_Your instructions_
Wherever a line holds the word "person", copy that line from the data.

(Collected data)
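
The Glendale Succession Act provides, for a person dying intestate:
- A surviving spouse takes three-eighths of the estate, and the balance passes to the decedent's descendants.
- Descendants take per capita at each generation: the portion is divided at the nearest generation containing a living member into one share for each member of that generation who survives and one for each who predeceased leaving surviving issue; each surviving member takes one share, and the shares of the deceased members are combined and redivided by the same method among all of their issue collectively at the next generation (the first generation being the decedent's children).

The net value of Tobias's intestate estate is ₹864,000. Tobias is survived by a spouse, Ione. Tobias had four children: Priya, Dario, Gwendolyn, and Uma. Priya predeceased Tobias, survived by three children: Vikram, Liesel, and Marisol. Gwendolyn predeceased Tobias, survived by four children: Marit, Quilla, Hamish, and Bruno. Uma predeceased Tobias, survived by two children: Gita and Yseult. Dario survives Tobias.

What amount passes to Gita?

Gita receives ₹45,000.

Ione takes three-eighths of ₹864,000 = ₹324,000. The remaining ₹540,000 passes to the descendants.
The descendants' portion (₹540,000) is divided at the children's generation into 4 shares of ₹135,000. Dario takes ₹135,000. The 3 shares of the deceased (Priya, Gwendolyn, and Uma) are combined into a pool of ₹405,000.
That pool (₹405,000) is divided at the grandchildren's generation equally among Vikram, Liesel, Marisol, Marit, Quilla, Hamish, Bruno, Gita, and Yseult: ₹45,000 each.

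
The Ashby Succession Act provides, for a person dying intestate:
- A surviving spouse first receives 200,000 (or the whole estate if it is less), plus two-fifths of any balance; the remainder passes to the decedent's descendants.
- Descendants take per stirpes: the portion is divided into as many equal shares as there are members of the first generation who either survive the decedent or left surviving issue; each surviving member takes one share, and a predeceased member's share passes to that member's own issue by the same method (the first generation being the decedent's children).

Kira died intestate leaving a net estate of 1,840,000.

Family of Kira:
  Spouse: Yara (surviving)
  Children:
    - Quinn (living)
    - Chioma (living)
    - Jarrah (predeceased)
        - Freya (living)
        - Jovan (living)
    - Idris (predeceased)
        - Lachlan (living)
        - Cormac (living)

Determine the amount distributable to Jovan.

Yara first takes 200,000, leaving a balance of 1,640,000. Yara then takes two-fifths of the balance (656,000), for a total of 856,000. The remaining 984,000 passes to the descendants.
The descendants' portion (984,000) is divided into 4 shares of 246,000: Quinn and Chioma each take 246,000; Jarrah's 246,000 share passes to Jarrah's issue; Idris's 246,000 share passes to Idris's issue.
Jarrah's share (246,000) is divided into 2 shares of 123,000: Freya and Jovan each take 123,000.
Idris's share (246,000) is divided into 2 shares of 123,000: Lachlan and Cormac each take 123,000.

Jovan receives 123,000.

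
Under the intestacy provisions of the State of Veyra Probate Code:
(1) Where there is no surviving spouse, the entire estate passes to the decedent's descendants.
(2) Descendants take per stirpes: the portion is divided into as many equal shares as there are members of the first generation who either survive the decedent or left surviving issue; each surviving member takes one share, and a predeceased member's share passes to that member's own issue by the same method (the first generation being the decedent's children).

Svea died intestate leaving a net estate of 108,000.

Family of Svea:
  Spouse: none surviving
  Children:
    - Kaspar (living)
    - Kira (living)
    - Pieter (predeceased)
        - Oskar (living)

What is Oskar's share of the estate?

Oskar receives 36,000.

The entire 108,000 passes to the descendants.
That amount (108,000) is divided into 3 shares of 36,000: Kaspar and Kira each take 36,000; Pieter's 36,000 share passes to Pieter's issue.
Pieter's share (36,000) passes entirely to Oskar.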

_Exercise solution_
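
The Glendale Succession Act provides, for a person dying intestate:
The Ashby Succession Act provides, for a person dying intestate: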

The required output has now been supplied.